INPUT DATA —
__________________________________________________

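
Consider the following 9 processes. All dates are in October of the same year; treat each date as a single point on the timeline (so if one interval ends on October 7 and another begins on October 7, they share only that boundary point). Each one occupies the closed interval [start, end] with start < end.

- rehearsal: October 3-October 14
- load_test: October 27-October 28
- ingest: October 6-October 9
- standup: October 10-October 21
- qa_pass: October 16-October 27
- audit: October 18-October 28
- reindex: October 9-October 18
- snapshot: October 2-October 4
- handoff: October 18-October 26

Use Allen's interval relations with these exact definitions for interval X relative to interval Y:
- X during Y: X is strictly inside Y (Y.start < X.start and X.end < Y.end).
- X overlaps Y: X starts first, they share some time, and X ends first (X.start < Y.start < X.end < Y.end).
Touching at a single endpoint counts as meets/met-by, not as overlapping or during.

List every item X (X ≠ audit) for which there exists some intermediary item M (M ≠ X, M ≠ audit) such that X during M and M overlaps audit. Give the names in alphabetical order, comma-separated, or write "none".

handoff

Target audit = [October 18, October 28].
Intermediaries M with M overlaps audit: qa_pass, standup.
Via qa_pass — items with X during qa_pass: handoff.
Via standup — items with X during standup: none.
Union: handoff.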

__________________________________________________

WORK ITEM —
Gather every line from the listing above in which "share" appears, and copy those lines.

FINAL ANSWER —
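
Consider the following 9 processes. All dates are in October of the same year; treat each date as a single point on the timeline (so if one interval ends on October 7 and another begins on October 7, they share only that boundary point). Each one occupies the closed interval [start, end] with start < end.
- X overlaps Y: X starts first, they share some time, and X ends first (X.start < Y.start < X.end < Y.end).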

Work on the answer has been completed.